What this task involves: Wherever "carry" occurs in the entries, copy the line that holds it.

Collected data entries:
● ● ● ● ●

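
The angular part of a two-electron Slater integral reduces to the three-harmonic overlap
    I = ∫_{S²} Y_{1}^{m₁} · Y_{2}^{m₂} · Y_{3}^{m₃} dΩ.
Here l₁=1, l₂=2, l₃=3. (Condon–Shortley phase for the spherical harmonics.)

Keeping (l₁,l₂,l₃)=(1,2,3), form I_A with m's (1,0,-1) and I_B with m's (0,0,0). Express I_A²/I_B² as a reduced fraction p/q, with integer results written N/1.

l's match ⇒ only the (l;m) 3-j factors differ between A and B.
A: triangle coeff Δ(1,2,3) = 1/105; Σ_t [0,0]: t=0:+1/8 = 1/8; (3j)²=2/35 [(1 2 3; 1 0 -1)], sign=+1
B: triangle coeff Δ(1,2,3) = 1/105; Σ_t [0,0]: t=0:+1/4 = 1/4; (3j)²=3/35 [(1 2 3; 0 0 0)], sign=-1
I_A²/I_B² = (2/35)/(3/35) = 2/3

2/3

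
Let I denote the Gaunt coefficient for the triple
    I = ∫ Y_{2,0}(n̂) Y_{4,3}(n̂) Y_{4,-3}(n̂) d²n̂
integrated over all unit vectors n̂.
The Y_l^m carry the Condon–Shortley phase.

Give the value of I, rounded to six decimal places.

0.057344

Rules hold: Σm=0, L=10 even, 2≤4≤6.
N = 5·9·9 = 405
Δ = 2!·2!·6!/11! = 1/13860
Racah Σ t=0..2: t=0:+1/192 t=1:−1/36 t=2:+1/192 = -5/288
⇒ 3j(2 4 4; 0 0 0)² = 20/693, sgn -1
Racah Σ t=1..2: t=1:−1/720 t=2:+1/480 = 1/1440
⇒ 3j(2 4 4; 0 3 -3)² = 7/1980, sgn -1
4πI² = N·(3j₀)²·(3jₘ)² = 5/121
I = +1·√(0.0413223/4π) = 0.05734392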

● ● ● ● ●

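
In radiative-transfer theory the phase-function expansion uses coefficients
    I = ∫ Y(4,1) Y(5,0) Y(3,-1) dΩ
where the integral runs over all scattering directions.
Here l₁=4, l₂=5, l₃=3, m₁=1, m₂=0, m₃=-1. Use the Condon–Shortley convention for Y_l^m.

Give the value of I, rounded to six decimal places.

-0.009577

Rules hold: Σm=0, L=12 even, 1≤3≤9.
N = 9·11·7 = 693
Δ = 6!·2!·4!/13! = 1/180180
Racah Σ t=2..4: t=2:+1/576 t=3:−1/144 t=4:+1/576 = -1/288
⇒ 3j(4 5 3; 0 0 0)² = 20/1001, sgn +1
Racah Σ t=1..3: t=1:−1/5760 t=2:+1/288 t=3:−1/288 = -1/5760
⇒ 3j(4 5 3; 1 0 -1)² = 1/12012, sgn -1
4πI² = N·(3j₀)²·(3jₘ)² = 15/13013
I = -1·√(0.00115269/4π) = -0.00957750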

● ● ● ● ●

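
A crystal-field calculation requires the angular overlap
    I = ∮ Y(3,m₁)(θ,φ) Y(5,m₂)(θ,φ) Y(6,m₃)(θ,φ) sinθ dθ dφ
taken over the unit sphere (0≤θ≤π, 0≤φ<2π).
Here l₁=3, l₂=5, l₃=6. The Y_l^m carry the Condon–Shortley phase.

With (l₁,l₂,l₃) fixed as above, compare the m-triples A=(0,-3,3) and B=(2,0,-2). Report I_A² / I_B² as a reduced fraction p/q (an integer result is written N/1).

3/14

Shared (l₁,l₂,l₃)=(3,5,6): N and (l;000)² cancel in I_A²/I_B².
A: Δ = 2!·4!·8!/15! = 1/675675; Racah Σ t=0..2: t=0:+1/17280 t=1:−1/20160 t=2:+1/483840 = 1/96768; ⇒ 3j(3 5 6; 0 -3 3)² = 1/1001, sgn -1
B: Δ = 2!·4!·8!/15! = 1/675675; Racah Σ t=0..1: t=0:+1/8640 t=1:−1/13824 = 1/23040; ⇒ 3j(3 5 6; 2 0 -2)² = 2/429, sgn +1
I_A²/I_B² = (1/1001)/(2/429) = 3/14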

● ● ● ● ●

Response to the exercise:
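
The Y_l^m carry the Condon–Shortley phase.
Here l₁=3, l₂=5, l₃=6. The Y_l^m carry the Condon–Shortley phase.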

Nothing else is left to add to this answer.